## What is being asked
Copy each line of the entries below that contains the string "Suppose".

....

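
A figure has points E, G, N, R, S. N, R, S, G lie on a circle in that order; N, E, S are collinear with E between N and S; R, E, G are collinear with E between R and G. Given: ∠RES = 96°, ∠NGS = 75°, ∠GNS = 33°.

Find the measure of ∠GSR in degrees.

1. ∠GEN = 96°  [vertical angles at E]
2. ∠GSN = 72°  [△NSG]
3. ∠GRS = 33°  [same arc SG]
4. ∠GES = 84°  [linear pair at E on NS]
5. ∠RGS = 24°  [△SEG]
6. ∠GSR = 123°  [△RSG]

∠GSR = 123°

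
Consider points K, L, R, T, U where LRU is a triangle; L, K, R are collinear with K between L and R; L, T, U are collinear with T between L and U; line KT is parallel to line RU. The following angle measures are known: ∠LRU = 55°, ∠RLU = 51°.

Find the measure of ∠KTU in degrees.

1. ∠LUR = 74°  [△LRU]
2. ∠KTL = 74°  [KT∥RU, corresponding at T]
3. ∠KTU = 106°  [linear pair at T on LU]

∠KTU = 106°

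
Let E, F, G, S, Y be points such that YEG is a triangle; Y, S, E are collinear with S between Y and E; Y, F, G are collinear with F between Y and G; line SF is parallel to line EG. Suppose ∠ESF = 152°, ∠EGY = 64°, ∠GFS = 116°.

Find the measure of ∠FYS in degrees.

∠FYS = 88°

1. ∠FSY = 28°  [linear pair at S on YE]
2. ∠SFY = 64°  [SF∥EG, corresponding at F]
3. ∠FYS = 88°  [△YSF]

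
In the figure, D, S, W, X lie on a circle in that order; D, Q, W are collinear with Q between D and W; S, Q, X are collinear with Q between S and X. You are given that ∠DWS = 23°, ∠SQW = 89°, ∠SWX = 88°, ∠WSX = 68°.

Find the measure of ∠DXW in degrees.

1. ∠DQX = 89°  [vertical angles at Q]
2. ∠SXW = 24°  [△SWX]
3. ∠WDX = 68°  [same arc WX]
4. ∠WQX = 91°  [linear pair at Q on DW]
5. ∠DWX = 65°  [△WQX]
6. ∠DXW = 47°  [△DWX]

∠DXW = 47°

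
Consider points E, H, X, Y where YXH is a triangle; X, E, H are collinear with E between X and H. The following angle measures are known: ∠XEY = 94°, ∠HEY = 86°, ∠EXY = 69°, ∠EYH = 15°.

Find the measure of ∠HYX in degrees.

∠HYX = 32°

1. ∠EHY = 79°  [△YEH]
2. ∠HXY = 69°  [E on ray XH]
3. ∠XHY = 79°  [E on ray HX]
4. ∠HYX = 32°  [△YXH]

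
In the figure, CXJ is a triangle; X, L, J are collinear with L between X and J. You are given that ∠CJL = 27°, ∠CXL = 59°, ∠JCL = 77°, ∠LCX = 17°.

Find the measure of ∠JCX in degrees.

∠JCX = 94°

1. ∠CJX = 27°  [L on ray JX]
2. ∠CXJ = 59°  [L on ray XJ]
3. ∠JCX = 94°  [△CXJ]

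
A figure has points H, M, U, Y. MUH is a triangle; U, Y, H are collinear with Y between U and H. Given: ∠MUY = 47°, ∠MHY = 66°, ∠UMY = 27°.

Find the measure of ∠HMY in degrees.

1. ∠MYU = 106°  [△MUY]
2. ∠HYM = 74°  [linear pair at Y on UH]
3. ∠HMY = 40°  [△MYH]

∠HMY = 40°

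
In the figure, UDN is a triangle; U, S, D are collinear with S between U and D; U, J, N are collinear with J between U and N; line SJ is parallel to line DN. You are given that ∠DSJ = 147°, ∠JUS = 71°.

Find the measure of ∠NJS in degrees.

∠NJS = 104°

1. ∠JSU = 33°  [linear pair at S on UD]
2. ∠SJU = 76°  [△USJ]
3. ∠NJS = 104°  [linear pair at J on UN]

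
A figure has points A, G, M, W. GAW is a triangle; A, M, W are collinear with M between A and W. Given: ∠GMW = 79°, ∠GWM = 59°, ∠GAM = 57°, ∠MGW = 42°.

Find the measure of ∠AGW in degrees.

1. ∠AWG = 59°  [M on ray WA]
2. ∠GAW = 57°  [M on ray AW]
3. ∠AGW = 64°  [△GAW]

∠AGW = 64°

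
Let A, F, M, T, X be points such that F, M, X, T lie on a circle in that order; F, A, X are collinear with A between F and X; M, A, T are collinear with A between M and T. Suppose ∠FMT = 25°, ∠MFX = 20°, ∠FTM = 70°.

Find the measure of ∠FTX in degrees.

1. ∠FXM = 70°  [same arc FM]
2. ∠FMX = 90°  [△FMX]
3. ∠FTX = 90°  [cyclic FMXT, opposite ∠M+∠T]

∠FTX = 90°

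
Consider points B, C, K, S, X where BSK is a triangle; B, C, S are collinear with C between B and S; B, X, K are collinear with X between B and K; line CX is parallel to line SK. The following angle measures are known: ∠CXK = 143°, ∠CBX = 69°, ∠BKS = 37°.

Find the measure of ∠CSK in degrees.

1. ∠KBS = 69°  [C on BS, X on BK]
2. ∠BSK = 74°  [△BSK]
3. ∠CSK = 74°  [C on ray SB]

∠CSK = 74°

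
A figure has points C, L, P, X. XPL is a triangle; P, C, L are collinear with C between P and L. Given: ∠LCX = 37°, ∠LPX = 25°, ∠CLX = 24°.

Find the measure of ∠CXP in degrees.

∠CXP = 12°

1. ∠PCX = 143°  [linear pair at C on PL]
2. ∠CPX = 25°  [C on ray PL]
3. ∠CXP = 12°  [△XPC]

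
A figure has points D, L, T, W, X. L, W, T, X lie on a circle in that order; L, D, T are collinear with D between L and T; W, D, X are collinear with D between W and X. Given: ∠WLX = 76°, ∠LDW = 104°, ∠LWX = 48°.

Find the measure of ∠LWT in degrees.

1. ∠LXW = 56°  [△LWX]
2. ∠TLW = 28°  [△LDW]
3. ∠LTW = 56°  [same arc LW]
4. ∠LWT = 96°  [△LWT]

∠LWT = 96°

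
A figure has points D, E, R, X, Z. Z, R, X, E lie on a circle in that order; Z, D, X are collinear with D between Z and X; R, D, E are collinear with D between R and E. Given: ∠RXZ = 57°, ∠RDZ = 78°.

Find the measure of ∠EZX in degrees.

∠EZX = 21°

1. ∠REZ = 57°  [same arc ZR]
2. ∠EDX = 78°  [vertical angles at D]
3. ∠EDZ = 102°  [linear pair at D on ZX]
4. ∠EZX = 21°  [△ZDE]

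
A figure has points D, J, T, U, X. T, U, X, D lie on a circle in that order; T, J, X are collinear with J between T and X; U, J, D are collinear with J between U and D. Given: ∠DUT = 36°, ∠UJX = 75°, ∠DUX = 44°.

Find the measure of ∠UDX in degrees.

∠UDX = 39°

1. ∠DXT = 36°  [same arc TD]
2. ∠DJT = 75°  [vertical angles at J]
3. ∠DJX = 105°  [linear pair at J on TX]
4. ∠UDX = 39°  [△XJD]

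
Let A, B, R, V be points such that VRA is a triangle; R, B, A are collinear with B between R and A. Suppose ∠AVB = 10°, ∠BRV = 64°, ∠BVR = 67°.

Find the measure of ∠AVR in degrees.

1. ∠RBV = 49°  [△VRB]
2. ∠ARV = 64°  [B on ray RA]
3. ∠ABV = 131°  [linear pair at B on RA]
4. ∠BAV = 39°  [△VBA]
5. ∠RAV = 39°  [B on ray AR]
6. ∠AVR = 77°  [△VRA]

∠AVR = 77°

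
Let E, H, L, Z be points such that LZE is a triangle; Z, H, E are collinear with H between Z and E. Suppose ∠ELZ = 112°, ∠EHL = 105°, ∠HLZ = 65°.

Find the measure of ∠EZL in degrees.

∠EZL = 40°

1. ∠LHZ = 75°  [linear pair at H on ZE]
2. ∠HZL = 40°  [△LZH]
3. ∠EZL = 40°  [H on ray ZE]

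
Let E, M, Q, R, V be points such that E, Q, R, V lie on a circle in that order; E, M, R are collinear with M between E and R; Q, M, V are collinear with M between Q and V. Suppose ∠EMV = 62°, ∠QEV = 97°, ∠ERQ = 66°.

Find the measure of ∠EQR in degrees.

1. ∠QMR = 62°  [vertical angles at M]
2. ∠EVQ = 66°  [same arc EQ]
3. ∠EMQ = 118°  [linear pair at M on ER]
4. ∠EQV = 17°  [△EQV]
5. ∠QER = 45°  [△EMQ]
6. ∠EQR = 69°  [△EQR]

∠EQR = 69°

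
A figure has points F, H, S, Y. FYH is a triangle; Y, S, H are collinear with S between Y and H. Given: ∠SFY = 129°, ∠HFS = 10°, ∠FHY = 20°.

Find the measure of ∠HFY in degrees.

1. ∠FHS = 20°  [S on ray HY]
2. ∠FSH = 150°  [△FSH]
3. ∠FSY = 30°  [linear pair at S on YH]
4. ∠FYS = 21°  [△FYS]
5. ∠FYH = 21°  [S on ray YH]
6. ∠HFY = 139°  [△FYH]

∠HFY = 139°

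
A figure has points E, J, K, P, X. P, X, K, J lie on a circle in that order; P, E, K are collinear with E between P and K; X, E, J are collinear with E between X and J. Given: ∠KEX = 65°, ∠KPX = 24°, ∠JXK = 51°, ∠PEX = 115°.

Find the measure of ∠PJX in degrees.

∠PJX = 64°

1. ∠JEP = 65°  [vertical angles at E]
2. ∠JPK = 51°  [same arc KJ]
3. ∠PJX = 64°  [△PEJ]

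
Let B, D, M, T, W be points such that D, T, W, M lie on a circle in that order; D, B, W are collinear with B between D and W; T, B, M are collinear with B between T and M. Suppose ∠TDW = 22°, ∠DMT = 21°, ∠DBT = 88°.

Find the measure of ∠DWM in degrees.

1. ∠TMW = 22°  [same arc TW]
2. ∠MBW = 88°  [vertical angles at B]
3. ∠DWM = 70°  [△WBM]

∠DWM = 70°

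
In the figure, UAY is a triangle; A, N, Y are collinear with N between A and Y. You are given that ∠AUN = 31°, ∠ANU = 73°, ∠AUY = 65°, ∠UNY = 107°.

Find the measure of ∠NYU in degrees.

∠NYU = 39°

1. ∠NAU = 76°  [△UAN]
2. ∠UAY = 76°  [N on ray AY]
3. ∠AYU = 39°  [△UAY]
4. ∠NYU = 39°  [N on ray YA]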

....

## Answer
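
Let E, F, G, S, Y be points such that YEG is a triangle; Y, S, E are collinear with S between Y and E; Y, F, G are collinear with F between Y and G; line SF is parallel to line EG. Suppose ∠ESF = 152°, ∠EGY = 64°, ∠GFS = 116°.
Let A, F, M, T, X be points such that F, M, X, T lie on a circle in that order; F, A, X are collinear with A between F and X; M, A, T are collinear with A between M and T. Suppose ∠FMT = 25°, ∠MFX = 20°, ∠FTM = 70°.
Let A, B, R, V be points such that VRA is a triangle; R, B, A are collinear with B between R and A. Suppose ∠AVB = 10°, ∠BRV = 64°, ∠BVR = 67°.
Let E, H, L, Z be points such that LZE is a triangle; Z, H, E are collinear with H between Z and E. Suppose ∠ELZ = 112°, ∠EHL = 105°, ∠HLZ = 65°.
Let E, M, Q, R, V be points such that E, Q, R, V lie on a circle in that order; E, M, R are collinear with M between E and R; Q, M, V are collinear with M between Q and V. Suppose ∠EMV = 62°, ∠QEV = 97°, ∠ERQ = 66°.
Let B, D, M, T, W be points such that D, T, W, M lie on a circle in that order; D, B, W are collinear with B between D and W; T, B, M are collinear with B between T and M. Suppose ∠TDW = 22°, ∠DMT = 21°, ∠DBT = 88°.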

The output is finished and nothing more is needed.